─── The data ───

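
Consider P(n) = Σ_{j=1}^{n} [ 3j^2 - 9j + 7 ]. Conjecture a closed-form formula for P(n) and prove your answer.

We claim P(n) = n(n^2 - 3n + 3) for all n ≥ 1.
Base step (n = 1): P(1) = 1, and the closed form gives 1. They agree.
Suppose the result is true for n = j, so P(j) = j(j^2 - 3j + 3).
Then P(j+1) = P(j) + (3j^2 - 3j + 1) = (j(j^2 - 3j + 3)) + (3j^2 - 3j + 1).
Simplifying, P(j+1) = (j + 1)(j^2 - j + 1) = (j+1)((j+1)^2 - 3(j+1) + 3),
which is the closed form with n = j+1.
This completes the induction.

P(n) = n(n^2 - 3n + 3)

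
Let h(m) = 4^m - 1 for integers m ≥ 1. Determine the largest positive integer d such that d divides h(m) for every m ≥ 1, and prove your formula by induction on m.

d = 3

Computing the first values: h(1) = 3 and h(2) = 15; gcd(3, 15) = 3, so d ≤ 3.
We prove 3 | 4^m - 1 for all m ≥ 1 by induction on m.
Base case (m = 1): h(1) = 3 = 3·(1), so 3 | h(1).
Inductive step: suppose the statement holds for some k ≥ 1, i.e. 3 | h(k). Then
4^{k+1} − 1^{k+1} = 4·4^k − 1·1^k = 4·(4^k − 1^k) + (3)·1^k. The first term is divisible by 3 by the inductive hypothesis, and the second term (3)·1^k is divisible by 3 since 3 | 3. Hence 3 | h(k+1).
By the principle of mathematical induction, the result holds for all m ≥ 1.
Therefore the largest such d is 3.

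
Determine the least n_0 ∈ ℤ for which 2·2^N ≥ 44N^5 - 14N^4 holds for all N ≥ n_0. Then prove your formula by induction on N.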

───
─── The data ───

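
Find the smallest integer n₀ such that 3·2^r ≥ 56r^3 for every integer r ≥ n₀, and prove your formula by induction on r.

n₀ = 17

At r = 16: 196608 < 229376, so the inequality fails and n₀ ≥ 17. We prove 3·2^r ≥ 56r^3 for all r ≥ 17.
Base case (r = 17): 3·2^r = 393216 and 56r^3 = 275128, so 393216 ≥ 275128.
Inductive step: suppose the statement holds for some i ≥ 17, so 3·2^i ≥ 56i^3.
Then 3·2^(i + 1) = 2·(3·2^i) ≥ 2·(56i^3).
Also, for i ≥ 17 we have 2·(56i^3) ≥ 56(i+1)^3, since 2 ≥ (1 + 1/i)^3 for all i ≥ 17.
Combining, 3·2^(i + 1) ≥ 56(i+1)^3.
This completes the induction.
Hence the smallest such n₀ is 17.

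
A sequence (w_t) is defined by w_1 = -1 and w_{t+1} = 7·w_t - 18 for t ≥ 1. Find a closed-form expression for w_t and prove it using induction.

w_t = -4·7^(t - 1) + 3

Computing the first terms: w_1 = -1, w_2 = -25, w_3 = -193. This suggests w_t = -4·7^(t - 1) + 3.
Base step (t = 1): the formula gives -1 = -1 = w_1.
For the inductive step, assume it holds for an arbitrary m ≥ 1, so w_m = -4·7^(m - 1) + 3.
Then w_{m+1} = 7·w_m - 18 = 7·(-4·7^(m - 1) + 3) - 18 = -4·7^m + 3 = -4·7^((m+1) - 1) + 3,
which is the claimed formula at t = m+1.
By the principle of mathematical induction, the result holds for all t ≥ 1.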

───

Activity:
From the records above, copy only the lines starting with the line that holds "Let h(m) = 4^m" and going on through the line that holds "Determine the least", exactly as written.

Reply to the task:
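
Let h(m) = 4^m - 1 for integers m ≥ 1. Determine the largest positive integer d such that d divides h(m) for every m ≥ 1, and prove your formula by induction on m.

d = 3

Computing the first values: h(1) = 3 and h(2) = 15; gcd(3, 15) = 3, so d ≤ 3.
We prove 3 | 4^m - 1 for all m ≥ 1 by induction on m.
Base case (m = 1): h(1) = 3 = 3·(1), so 3 | h(1).
Inductive step: suppose the statement holds for some k ≥ 1, i.e. 3 | h(k). Then
4^{k+1} − 1^{k+1} = 4·4^k − 1·1^k = 4·(4^k − 1^k) + (3)·1^k. The first term is divisible by 3 by the inductive hypothesis, and the second term (3)·1^k is divisible by 3 since 3 | 3. Hence 3 | h(k+1).
By the principle of mathematical induction, the result holds for all m ≥ 1.
Therefore the largest such d is 3.

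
Determine the least n_0 ∈ ℤ for which 2·2^N ≥ 44N^5 - 14N^4 holds for all N ≥ n_0. Then prove your formula by induction on N.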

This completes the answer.